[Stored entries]
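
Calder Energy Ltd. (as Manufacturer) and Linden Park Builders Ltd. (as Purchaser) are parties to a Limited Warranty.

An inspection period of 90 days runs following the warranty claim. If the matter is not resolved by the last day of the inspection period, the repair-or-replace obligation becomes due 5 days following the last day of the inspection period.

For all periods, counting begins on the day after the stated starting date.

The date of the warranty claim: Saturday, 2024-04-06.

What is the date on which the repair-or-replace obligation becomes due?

The last day of the inspection period: 2024-04-06 + 90 days = 2024-07-05.
The date on which the repair-or-replace obligation becomes due: 2024-07-05 + 5 days = 2024-07-10.

2024-07-10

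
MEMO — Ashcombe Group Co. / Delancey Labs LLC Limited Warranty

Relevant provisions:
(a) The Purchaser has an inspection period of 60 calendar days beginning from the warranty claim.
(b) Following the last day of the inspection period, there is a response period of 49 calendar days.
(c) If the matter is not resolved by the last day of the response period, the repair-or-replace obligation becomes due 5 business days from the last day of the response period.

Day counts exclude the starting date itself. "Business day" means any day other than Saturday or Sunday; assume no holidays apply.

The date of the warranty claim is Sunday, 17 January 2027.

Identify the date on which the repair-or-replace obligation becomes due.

13 May 2027

The last day of the inspection period: 60 calendar days after 17 January 2027 is 18 March 2027.
Adding 49 calendar days to 18 March 2027 gives 6 May 2027, which is the last day of the response period.
The date on which the repair-or-replace obligation becomes due: counting 5 business days from Thursday, 6 May 2027 (May 7, May 10, May 11, May 12, May 13, skipping weekends) reaches Thursday, 13 May 2027.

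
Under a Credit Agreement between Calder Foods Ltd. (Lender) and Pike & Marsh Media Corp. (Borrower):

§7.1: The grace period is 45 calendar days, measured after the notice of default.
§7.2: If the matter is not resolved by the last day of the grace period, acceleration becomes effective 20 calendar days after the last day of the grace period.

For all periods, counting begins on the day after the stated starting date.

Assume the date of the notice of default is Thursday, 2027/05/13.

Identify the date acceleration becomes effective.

The last day of the grace period: 45 calendar days after 2027/05/13 is 2027/06/27.
The date acceleration becomes effective: 2027/06/27 + 20 days = 2027/07/17.

2027/07/17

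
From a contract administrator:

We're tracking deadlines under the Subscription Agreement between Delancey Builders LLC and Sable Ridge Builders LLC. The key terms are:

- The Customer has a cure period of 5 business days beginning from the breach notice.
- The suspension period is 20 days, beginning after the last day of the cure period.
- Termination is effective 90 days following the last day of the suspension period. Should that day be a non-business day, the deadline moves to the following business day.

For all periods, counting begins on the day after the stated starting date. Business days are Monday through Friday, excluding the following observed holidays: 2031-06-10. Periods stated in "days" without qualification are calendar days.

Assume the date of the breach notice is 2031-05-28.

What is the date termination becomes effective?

The last day of the cure period: counting 5 business days from Wednesday, 2031-05-28 (May 29, May 30, Jun 2, Jun 3, Jun 4, skipping weekends) reaches Wednesday, 2031-06-04.
Adding 20 calendar days to 2031-06-04 gives 2031-06-24, which is the last day of the suspension period.
The date termination becomes effective: 2031-06-24 + 90 days = 2031-09-22. 2031-09-22 is a Monday and is not a listed holiday, so no roll-forward applies.

2031-09-22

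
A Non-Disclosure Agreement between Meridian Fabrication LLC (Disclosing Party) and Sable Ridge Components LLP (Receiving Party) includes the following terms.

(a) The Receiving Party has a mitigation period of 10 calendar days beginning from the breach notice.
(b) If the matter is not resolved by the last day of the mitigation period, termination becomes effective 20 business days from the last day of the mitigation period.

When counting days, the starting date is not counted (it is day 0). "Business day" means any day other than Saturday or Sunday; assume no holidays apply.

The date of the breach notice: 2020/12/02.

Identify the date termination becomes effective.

2021/01/08

The last day of the mitigation period: 10 calendar days after 2020/12/02 is 2020/12/12.
The date termination becomes effective: 20 business days after Saturday, 2020/12/12, skipping weekends — Dec 14, Dec 15, Dec 16, Dec 17, …, Jan 6, Jan 7, Jan 8 — lands on Friday, 2021/01/08.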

■ **To do**
Among the entries above, find every line holding "Agreement" and copy it.

■ **Output for this exercise**
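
Under a Credit Agreement between Calder Foods Ltd. (Lender) and Pike & Marsh Media Corp. (Borrower):
We're tracking deadlines under the Subscription Agreement between Delancey Builders LLC and Sable Ridge Builders LLC. The key terms are:
A Non-Disclosure Agreement between Meridian Fabrication LLC (Disclosing Party) and Sable Ridge Components LLP (Receiving Party) includes the following terms.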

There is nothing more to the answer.